PROMPT
Nothing but the lines below between the line holding "m(Y, V, b) → Y" and the line holding "b) → h(p(k(b, b)))", inclusive, should appear in the answer, each set down exactly.

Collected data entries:
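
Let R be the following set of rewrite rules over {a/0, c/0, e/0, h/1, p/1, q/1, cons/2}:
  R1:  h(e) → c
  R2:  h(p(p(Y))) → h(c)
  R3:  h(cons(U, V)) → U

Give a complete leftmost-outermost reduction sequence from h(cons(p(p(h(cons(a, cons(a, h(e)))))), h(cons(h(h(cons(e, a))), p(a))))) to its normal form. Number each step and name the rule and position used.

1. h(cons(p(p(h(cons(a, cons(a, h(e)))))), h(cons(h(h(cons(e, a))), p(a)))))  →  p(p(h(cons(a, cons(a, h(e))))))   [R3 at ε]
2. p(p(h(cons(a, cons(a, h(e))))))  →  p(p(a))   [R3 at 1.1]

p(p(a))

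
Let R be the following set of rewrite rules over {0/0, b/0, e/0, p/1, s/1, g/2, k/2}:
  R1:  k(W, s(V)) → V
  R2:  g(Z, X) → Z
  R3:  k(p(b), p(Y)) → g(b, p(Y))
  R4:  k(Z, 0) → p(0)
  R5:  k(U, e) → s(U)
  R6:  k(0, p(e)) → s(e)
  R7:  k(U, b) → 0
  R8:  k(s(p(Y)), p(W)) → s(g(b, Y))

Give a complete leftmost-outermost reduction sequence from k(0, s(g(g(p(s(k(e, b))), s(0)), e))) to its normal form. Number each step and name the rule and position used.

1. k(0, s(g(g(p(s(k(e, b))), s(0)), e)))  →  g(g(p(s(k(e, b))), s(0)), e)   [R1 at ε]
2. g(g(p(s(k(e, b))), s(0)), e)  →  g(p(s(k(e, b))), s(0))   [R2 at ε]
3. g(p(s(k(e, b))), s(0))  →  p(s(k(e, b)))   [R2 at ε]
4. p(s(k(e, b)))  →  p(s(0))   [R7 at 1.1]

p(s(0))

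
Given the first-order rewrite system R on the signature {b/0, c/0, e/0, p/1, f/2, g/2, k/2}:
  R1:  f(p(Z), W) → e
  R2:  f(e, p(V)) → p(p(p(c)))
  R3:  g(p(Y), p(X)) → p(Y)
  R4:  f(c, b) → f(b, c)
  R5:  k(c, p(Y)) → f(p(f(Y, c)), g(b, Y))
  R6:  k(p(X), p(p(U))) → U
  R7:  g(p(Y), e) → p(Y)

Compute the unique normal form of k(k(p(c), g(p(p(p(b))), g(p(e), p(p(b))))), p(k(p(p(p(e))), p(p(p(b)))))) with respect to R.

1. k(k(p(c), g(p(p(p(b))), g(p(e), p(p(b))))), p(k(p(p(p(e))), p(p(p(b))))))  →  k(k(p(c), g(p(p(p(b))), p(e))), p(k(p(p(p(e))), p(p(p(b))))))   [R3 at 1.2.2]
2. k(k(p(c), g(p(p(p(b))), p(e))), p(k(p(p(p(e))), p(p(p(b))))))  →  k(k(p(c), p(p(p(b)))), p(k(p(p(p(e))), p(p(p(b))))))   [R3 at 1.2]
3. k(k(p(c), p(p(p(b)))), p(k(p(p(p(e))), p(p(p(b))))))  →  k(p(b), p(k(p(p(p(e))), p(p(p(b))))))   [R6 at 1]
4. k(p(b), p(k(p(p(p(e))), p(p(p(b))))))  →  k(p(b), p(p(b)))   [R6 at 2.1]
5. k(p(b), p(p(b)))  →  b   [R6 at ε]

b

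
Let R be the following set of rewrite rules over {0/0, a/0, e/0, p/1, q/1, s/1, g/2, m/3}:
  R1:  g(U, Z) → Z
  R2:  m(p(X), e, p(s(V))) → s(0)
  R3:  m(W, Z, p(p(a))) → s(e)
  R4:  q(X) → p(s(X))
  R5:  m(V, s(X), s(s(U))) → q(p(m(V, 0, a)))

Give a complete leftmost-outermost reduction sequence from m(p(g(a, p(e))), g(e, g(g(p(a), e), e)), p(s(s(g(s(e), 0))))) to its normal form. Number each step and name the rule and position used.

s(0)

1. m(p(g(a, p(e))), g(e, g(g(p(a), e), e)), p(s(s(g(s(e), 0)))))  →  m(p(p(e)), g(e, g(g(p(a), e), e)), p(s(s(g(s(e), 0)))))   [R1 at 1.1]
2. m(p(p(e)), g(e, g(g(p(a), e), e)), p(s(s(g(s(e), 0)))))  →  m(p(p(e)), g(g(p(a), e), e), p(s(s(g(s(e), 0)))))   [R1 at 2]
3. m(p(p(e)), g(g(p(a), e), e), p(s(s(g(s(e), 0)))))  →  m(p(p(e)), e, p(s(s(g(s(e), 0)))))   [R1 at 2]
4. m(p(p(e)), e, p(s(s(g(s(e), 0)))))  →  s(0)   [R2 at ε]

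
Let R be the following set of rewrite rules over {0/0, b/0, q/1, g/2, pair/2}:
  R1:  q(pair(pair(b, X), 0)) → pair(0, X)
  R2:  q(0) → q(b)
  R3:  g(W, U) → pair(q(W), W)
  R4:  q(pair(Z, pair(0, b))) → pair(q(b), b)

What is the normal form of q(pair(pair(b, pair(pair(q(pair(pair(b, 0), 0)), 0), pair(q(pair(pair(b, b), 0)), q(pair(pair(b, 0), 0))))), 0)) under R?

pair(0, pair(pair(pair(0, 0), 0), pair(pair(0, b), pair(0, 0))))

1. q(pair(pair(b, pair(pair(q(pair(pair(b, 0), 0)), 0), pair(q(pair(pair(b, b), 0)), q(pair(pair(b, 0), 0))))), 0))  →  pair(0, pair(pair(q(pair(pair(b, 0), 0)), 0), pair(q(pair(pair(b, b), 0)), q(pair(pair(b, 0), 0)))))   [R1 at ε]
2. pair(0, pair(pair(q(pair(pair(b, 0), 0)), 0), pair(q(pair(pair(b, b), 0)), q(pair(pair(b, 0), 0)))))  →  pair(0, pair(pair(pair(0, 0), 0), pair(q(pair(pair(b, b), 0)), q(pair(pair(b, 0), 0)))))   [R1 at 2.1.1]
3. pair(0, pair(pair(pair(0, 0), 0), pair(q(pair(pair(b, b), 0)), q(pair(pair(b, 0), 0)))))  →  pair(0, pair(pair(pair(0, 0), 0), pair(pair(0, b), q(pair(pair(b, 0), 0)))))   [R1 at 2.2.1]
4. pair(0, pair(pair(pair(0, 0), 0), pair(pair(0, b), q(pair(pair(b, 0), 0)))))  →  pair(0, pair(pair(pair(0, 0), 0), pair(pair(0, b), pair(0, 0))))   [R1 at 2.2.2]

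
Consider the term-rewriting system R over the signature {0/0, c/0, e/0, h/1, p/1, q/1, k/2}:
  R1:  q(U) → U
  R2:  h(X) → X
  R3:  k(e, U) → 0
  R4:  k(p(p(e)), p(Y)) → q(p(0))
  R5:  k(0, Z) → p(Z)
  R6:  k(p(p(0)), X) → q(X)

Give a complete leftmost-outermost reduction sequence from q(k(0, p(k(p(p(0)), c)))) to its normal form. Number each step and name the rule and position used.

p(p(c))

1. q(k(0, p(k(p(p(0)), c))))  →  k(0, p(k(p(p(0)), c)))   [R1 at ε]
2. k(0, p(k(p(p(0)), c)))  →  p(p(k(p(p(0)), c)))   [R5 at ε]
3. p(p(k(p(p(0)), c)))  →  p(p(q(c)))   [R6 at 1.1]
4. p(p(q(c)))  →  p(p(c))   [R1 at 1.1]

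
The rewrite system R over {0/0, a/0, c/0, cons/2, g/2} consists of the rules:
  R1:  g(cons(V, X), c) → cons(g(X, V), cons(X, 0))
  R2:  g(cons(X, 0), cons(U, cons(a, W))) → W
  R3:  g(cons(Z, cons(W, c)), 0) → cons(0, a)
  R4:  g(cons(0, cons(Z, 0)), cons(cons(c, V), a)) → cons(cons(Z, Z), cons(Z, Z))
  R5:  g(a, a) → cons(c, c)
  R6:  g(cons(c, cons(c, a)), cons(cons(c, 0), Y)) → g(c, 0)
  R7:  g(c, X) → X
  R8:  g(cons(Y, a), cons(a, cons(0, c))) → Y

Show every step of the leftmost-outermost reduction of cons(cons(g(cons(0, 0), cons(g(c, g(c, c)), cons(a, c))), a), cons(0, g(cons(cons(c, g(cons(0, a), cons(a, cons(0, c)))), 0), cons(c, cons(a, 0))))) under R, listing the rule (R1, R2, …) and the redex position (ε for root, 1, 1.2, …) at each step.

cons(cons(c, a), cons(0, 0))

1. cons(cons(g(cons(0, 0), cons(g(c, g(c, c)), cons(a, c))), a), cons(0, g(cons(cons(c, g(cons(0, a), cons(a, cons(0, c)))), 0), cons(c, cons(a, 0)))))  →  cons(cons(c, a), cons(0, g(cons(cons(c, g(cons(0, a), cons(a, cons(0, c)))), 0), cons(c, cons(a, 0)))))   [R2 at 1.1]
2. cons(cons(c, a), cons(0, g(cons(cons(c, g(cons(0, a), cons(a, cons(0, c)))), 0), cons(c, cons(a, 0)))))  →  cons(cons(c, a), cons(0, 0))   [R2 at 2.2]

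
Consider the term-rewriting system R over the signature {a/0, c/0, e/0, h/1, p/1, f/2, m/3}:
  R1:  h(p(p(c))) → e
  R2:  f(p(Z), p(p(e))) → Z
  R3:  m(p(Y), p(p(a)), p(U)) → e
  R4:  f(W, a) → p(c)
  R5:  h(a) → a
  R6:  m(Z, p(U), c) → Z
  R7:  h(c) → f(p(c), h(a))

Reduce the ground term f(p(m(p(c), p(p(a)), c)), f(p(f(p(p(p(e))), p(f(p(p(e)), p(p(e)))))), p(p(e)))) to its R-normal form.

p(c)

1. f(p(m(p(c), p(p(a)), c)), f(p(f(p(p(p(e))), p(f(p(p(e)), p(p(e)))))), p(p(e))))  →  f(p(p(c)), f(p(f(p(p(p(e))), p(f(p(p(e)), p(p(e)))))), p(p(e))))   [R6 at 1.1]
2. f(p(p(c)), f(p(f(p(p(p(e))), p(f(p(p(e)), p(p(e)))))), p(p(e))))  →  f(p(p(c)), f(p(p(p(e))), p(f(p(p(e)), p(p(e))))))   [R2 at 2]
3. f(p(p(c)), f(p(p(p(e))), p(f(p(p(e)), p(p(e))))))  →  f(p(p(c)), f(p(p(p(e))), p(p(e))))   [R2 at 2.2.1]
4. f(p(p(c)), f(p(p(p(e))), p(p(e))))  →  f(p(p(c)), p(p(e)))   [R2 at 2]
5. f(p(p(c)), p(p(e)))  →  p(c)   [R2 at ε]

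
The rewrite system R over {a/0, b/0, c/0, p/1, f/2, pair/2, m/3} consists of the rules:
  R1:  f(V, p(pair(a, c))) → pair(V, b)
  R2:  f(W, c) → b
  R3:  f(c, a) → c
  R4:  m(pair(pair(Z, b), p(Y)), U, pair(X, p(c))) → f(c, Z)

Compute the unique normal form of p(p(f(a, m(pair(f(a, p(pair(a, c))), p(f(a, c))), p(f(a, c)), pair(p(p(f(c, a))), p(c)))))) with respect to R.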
...
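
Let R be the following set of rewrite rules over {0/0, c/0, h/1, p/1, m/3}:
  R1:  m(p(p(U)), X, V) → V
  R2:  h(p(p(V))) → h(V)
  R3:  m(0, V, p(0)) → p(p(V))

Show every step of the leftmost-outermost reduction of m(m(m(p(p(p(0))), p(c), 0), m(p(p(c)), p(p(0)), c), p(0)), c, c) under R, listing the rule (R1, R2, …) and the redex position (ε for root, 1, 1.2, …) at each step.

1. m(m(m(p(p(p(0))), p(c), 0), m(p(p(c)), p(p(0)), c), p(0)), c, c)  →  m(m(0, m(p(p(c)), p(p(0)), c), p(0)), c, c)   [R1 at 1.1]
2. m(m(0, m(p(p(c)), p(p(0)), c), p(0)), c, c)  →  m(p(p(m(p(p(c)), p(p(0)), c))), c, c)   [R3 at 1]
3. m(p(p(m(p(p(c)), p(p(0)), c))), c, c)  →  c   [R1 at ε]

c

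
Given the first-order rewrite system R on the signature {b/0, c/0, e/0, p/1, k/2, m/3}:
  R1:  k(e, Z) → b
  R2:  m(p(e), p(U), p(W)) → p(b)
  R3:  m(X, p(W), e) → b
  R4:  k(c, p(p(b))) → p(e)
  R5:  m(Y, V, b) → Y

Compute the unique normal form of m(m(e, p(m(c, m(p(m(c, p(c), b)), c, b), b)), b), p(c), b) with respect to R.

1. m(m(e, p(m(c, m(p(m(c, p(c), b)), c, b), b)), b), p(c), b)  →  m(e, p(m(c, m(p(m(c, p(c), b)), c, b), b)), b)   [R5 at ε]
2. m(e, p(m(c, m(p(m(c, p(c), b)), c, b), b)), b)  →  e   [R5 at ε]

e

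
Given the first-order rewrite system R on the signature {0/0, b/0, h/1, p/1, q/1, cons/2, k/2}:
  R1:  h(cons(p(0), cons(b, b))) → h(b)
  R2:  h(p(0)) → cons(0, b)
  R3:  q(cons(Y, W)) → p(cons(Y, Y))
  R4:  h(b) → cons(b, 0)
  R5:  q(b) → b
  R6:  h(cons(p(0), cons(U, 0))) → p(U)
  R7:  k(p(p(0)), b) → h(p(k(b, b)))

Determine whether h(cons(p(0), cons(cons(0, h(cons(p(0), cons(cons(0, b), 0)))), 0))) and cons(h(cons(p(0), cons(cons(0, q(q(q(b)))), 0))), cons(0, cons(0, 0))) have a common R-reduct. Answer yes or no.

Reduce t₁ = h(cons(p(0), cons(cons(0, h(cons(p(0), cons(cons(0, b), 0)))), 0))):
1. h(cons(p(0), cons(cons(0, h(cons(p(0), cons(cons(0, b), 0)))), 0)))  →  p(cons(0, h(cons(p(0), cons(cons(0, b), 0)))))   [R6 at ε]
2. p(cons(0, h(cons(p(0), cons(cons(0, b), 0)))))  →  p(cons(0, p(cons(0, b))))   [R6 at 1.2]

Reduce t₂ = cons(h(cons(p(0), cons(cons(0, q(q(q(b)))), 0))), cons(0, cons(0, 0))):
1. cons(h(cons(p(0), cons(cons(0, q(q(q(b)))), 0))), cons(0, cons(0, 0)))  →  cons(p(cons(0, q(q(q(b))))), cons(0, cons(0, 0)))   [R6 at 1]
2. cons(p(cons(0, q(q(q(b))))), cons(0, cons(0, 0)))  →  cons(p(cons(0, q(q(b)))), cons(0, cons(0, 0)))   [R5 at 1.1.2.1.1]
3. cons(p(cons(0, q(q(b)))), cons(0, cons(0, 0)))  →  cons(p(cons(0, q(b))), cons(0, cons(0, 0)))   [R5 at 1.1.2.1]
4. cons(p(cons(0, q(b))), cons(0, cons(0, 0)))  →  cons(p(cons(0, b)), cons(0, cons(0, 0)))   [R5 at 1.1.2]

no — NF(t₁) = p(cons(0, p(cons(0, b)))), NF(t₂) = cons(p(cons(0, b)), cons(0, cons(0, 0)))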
--
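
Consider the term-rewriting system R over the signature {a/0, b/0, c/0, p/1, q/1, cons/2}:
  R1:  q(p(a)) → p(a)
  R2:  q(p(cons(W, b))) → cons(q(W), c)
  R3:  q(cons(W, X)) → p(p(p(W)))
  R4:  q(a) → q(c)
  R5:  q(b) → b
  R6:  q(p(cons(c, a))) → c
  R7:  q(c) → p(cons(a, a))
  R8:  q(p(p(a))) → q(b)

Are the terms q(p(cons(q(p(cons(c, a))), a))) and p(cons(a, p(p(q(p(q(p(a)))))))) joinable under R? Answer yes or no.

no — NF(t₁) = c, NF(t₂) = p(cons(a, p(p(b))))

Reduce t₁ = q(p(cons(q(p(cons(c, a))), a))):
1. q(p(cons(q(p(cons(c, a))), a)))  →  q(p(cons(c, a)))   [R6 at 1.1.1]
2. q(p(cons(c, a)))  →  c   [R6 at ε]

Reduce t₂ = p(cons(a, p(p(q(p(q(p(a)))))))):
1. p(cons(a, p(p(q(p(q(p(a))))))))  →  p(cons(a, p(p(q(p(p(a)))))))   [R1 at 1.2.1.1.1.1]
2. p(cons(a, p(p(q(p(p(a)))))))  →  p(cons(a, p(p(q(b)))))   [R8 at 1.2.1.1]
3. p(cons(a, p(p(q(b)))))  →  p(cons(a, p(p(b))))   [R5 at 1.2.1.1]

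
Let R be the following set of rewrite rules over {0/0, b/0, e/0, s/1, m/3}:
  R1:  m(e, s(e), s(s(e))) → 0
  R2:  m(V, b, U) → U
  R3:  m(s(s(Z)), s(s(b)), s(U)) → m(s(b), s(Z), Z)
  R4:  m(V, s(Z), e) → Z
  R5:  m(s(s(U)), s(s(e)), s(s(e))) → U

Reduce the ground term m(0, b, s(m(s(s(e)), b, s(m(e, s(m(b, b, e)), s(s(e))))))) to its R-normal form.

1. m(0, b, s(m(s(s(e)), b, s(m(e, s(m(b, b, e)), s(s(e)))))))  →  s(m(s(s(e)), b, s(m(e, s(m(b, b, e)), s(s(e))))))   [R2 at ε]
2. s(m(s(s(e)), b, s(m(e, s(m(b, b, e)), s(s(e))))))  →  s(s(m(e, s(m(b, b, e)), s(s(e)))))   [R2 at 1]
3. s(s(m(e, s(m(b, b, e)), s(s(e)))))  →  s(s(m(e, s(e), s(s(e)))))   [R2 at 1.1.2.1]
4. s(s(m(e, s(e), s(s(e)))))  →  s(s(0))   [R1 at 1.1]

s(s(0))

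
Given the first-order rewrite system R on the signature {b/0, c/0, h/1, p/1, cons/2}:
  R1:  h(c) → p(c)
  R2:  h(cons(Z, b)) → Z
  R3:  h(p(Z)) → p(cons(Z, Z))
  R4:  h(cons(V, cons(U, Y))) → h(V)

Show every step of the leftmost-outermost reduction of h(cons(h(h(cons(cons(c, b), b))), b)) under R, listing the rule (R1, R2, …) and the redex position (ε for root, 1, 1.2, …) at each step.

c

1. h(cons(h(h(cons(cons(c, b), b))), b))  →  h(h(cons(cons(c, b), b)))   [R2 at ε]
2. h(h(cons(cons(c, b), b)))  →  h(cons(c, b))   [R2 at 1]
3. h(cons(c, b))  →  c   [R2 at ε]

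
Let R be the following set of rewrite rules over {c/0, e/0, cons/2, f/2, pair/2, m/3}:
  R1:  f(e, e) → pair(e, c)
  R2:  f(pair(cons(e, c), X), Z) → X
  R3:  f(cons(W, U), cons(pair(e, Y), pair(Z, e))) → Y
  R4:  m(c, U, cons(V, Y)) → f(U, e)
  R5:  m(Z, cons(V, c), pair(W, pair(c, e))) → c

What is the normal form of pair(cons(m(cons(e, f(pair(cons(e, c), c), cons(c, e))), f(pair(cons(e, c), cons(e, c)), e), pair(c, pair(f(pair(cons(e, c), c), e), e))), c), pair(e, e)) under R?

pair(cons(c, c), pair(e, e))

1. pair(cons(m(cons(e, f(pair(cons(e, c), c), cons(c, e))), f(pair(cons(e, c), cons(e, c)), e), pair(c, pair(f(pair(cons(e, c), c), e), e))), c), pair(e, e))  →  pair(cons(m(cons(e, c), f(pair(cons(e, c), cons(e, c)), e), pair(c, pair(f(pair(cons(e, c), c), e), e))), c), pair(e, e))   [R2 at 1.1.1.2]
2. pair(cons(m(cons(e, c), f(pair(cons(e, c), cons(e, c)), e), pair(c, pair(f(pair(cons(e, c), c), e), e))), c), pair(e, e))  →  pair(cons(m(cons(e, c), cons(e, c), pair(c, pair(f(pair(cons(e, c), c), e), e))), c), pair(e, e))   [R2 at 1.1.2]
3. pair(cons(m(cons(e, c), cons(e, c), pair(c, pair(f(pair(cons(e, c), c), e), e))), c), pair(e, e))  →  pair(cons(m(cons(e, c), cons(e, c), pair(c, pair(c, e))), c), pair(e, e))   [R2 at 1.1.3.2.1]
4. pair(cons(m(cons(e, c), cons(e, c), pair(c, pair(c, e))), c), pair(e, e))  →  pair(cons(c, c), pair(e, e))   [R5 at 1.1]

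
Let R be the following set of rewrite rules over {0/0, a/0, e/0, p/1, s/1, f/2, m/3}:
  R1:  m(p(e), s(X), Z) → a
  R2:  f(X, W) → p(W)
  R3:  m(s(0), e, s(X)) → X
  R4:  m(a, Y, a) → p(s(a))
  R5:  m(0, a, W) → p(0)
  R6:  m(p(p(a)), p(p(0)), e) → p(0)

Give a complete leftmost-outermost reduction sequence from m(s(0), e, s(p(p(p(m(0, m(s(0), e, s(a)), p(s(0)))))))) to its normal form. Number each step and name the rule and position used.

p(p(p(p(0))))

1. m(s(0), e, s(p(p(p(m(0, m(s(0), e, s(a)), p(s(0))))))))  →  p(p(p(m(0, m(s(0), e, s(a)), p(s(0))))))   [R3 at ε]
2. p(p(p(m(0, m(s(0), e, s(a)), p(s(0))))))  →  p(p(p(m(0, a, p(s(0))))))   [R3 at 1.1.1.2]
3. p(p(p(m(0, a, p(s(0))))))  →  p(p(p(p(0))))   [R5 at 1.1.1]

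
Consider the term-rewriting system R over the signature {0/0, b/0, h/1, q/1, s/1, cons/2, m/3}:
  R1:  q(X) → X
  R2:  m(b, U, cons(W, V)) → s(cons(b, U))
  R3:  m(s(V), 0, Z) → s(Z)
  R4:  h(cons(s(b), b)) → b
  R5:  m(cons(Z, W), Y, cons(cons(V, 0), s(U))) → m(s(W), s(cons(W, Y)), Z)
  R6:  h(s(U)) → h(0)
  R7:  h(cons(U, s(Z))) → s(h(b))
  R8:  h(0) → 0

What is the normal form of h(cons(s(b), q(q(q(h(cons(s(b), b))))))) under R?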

YOUR SOLUTION
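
  R5:  m(Y, V, b) → Y

Compute the unique normal form of m(m(e, p(m(c, m(p(m(c, p(c), b)), c, b), b)), b), p(c), b) with respect to R.

1. m(m(e, p(m(c, m(p(m(c, p(c), b)), c, b), b)), b), p(c), b)  →  m(e, p(m(c, m(p(m(c, p(c), b)), c, b), b)), b)   [R5 at ε]
2. m(e, p(m(c, m(p(m(c, p(c), b)), c, b), b)), b)  →  e   [R5 at ε]

e

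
Given the first-order rewrite system R on the signature {0/0, b/0, h/1, p/1, q/1, cons/2, k/2}:
  R1:  h(cons(p(0), cons(b, b))) → h(b)
  R2:  h(p(0)) → cons(0, b)
  R3:  q(cons(Y, W)) → p(cons(Y, Y))
  R4:  h(b) → cons(b, 0)
  R5:  q(b) → b
  R6:  h(cons(p(0), cons(U, 0))) → p(U)
  R7:  k(p(p(0)), b) → h(p(k(b, b)))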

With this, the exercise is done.